### WHAT IS NEEDED
From the entries below, return exactly the lines beginning at the one that contains "exemption of R$63,000." and ending at the one that contains "What is the", both of them included, and only those lines.

### DATA
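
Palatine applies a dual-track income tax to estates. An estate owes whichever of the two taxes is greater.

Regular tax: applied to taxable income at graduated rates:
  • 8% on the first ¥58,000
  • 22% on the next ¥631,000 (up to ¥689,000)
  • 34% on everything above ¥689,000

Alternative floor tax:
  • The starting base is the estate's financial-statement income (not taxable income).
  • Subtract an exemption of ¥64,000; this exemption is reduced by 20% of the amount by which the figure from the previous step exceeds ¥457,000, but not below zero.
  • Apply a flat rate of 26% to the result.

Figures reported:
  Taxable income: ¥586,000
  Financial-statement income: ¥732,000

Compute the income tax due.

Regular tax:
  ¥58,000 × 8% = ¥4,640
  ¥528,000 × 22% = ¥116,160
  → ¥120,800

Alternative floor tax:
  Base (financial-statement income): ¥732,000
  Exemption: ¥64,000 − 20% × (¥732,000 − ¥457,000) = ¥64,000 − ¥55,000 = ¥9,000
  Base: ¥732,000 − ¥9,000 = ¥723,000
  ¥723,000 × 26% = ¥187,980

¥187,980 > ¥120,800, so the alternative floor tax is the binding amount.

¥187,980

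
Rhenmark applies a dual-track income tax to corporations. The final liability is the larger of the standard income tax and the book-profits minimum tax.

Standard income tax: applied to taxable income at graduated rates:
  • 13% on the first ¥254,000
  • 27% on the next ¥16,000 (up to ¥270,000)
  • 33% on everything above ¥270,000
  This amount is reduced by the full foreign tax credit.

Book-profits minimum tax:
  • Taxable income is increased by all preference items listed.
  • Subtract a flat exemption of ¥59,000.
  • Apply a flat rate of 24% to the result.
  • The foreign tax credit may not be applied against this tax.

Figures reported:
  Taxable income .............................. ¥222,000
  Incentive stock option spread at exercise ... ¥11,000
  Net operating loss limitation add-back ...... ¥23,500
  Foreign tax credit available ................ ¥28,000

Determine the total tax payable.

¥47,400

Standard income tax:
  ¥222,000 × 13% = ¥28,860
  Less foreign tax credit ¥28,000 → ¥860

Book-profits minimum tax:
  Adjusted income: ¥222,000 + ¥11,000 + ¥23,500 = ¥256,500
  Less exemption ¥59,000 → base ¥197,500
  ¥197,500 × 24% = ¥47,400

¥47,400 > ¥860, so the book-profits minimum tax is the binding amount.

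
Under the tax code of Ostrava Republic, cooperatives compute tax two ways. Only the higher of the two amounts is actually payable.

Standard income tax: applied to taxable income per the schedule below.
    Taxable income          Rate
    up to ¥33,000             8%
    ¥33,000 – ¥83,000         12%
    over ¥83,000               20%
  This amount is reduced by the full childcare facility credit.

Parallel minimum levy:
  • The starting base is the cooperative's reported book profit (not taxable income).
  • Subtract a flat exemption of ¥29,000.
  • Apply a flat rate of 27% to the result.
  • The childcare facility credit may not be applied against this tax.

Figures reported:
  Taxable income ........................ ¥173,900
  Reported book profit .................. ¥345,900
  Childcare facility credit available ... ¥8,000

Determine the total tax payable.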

--

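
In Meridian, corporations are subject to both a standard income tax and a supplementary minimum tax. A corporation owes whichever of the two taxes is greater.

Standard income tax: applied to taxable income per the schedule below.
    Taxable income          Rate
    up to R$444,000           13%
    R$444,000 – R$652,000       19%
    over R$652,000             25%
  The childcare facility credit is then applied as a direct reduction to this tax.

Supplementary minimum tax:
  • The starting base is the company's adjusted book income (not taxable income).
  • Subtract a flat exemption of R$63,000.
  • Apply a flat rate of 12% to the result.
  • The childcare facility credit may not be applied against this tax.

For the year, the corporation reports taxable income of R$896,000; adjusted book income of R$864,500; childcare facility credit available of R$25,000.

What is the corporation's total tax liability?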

---

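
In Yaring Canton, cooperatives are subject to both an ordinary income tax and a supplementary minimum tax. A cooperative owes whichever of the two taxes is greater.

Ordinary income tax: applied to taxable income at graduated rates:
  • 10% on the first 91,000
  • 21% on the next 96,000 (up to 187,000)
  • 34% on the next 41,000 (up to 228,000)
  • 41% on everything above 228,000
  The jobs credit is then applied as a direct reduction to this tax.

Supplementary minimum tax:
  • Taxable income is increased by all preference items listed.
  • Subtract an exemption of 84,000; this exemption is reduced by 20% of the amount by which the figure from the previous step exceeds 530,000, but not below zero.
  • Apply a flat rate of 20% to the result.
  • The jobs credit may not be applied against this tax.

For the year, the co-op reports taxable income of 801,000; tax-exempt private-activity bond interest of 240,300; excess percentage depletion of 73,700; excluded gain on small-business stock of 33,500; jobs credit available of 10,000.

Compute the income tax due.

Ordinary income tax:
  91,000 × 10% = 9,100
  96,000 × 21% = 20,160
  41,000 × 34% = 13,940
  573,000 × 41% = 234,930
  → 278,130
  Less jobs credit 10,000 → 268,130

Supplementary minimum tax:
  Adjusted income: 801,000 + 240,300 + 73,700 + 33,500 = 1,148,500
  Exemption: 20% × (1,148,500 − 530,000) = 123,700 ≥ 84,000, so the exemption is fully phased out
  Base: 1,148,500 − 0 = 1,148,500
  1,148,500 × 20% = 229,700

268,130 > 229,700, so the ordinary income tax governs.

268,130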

### REPLY TO THE EXERCISE
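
  • Subtract a flat exemption of R$63,000.
  • Apply a flat rate of 12% to the result.
  • The childcare facility credit may not be applied against this tax.

For the year, the corporation reports taxable income of R$896,000; adjusted book income of R$864,500; childcare facility credit available of R$25,000.

What is the corporation's total tax liability?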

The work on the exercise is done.